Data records
---
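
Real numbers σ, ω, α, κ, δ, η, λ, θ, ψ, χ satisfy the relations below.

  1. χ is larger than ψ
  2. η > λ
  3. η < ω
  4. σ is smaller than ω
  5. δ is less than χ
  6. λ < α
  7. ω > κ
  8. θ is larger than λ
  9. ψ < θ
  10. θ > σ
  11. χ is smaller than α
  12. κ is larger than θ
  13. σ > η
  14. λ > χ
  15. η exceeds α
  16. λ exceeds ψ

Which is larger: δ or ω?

Link the given pairs in sequence: δ < χ; χ < α; α < η; η < σ; σ < θ; θ < κ; κ < ω.
Together: δ < χ < α < η < σ < θ < κ < ω.
So δ < ω; ω is the larger of the two.

ω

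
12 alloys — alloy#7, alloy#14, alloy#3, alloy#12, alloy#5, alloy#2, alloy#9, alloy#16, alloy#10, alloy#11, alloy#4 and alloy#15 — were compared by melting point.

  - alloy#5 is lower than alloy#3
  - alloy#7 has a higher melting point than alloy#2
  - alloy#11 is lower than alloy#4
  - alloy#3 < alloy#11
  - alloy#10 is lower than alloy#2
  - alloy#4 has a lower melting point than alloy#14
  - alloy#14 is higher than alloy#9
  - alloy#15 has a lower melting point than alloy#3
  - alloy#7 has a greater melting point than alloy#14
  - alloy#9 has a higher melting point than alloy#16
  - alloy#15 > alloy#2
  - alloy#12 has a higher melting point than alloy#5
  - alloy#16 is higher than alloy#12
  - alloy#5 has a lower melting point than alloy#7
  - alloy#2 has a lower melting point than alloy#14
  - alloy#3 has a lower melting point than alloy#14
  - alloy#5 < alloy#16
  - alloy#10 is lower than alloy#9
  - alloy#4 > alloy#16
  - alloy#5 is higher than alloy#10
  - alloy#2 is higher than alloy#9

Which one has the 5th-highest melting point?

Piecing the relations together gives one ordering: alloy#10 < alloy#5 < alloy#12 < alloy#16 < alloy#9 < alloy#2 < alloy#15 < alloy#3 < alloy#11 < alloy#4 < alloy#14 < alloy#7.
The 5th largest is alloy#3.

alloy#3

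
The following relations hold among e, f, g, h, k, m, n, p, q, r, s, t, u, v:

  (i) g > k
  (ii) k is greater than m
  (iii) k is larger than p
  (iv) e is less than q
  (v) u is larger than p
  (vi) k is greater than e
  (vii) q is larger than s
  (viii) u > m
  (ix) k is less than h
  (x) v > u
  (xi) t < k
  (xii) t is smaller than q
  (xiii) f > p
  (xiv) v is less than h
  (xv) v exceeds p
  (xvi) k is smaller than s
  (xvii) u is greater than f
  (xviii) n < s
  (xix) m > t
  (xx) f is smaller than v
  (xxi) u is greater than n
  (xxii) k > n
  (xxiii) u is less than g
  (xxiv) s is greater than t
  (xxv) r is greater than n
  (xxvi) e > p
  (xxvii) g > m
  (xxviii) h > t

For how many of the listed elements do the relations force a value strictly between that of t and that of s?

Chaining upward from t reaches: m, u, v, k, h, q, g.
Chaining downward from s reaches: n, p, m, e, k.
Strictly between t and s are those in both lists: m, k — 2 elements.

2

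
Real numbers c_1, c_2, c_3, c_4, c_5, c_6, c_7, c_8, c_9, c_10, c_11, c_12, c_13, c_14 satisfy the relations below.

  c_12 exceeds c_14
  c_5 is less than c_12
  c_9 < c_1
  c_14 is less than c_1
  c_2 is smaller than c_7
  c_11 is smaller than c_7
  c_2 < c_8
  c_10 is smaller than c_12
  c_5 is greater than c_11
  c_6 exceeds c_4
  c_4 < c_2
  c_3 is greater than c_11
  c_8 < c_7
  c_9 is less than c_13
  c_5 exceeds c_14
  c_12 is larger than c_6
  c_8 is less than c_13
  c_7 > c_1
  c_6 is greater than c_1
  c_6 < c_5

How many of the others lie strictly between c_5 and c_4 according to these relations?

Chaining upward from c_4 reaches: c_2, c_6, c_8, c_13, c_7, c_12.
Chaining downward from c_5 reaches: c_14, c_9, c_11, c_1, c_6.
Strictly between c_4 and c_5 are those in both lists: c_6 — 1 element.

1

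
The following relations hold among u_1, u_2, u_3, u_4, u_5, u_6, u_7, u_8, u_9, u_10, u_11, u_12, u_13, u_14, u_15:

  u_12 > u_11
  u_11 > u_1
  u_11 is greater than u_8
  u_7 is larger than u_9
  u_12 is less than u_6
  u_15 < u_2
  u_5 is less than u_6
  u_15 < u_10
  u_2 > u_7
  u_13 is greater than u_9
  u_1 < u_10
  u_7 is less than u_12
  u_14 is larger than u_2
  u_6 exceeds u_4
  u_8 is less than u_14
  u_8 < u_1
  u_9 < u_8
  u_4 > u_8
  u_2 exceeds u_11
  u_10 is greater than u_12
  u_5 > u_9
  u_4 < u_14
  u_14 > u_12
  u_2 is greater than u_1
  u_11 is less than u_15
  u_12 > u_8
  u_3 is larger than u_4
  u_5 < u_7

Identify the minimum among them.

u_9

u_5 is not least since u_9 < u_5; u_8 is not least since u_9 < u_8; u_1 is not least since u_8 < u_1; u_11 is not least since u_1 < u_11; u_13 is not least since u_9 < u_13; u_15 is not least since u_11 < u_15; u_7 is not least since u_9 < u_7; u_2 is not least since u_15 < u_2; u_12 is not least since u_11 < u_12; u_4 is not least since u_8 < u_4; u_14 is not least since u_12 < u_14; u_6 is not least since u_4 < u_6; u_10 is not least since u_1 < u_10; u_3 is not least since u_4 < u_3.
Only u_9 has nothing below it, so u_9 is the minimum.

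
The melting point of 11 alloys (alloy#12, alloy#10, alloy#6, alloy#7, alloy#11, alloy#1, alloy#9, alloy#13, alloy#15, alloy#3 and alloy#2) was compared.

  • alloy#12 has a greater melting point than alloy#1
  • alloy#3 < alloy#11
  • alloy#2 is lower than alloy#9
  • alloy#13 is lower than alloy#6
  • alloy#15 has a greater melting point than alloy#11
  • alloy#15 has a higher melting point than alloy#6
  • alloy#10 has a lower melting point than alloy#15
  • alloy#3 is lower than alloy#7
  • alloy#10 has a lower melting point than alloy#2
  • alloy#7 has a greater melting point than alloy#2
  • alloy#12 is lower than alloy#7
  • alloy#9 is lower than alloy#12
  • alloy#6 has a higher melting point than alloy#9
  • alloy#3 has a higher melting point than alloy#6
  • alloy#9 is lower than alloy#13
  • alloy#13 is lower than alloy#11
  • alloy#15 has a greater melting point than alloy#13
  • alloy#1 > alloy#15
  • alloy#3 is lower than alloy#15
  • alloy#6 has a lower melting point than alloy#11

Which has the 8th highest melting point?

alloy#13

Piecing the relations together gives one ordering: alloy#10 < alloy#2 < alloy#9 < alloy#13 < alloy#6 < alloy#3 < alloy#11 < alloy#15 < alloy#1 < alloy#12 < alloy#7.
The 8th largest is alloy#13.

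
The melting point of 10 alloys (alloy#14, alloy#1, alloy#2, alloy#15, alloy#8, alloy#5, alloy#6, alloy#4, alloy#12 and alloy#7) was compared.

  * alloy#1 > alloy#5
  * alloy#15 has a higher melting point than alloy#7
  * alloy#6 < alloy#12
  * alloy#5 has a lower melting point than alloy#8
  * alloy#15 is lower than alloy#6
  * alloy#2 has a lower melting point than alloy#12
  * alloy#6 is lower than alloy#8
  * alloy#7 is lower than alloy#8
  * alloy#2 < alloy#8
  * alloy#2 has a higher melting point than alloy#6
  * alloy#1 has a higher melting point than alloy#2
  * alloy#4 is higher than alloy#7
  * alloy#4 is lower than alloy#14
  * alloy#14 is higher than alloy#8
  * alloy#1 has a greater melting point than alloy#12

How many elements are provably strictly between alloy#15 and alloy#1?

The relations place alloy#15 below alloy#1. An element lies strictly between them when it is forced above alloy#15 and also forced below alloy#1.
Above alloy#15: {alloy#6, alloy#2, alloy#12, alloy#8, alloy#14}. Below alloy#1: {alloy#5, alloy#7, alloy#6, alloy#2, alloy#12}.
Intersection: {alloy#6, alloy#2, alloy#12} — 3.

3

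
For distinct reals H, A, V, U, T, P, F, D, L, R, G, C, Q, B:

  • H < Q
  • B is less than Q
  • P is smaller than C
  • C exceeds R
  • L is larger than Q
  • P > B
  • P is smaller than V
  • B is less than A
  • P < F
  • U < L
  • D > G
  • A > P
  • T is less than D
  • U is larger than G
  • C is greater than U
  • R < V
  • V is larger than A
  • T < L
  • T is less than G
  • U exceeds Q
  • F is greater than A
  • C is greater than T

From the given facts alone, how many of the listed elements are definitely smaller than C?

8

The elements the relations force below C are B, T, H, G, P, R, Q, U — no chain reaches any other.
That is 8.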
---
• [TASK REQUIREMENTS]: Repeat, exactly as they stand above, the lines from the line with "5. δ is less than χ" to the line with "16. λ exceeds ψ", both lines included.

• [RESULT FOR THIS TASK]:
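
  5. δ is less than χ
  6. λ < α
  7. ω > κ
  8. θ is larger than λ
  9. ψ < θ
  10. θ > σ
  11. χ is smaller than α
  12. κ is larger than θ
  13. σ > η
  14. λ > χ
  15. η exceeds α
  16. λ exceeds ψ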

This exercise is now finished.